[Entries taken from a collection]
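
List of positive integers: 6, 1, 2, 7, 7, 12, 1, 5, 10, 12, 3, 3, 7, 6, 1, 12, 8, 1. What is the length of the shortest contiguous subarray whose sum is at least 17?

2

add 6: running sum 6 < 17
add 1: running sum 7 < 17
add 2: running sum 9 < 17
add 7: running sum 16 < 17
end 4: [1, 2, 7, 7] sum 17, len 4
end 5: [7, 12] sum 19, len 2
end 6: [7, 12, 1] sum 20, len 3
end 7: [12, 1, 5] sum 18, len 3
end 8: [12, 1, 5, 10] sum 28, len 4
end 9: [10, 12] sum 22, len 2
end 10: [10, 12, 3] sum 25, len 3
end 11: [12, 3, 3] sum 18, len 3
end 12: [12, 3, 3, 7] sum 25, len 4
end 13: [3, 3, 7, 6] sum 19, len 4
end 14: [3, 7, 6, 1] sum 17, len 4
end 15: [6, 1, 12] sum 19, len 3
end 16: [12, 8] sum 20, len 2
end 17: [12, 8, 1] sum 21, len 3
Shortest qualifying length: 2.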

## Description of the task:
The records above are to be repeated in full, word for word.

## Response for this exercise:
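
List of positive integers: 6, 1, 2, 7, 7, 12, 1, 5, 10, 12, 3, 3, 7, 6, 1, 12, 8, 1. What is the length of the shortest contiguous subarray whose sum is at least 17?

2

add 6: running sum 6 < 17
add 1: running sum 7 < 17
add 2: running sum 9 < 17
add 7: running sum 16 < 17
end 4: [1, 2, 7, 7] sum 17, len 4
end 5: [7, 12] sum 19, len 2
end 6: [7, 12, 1] sum 20, len 3
end 7: [12, 1, 5] sum 18, len 3
end 8: [12, 1, 5, 10] sum 28, len 4
end 9: [10, 12] sum 22, len 2
end 10: [10, 12, 3] sum 25, len 3
end 11: [12, 3, 3] sum 18, len 3
end 12: [12, 3, 3, 7] sum 25, len 4
end 13: [3, 3, 7, 6] sum 19, len 4
end 14: [3, 7, 6, 1] sum 17, len 4
end 15: [6, 1, 12] sum 19, len 3
end 16: [12, 8] sum 20, len 2
end 17: [12, 8, 1] sum 21, len 3
Shortest qualifying length: 2.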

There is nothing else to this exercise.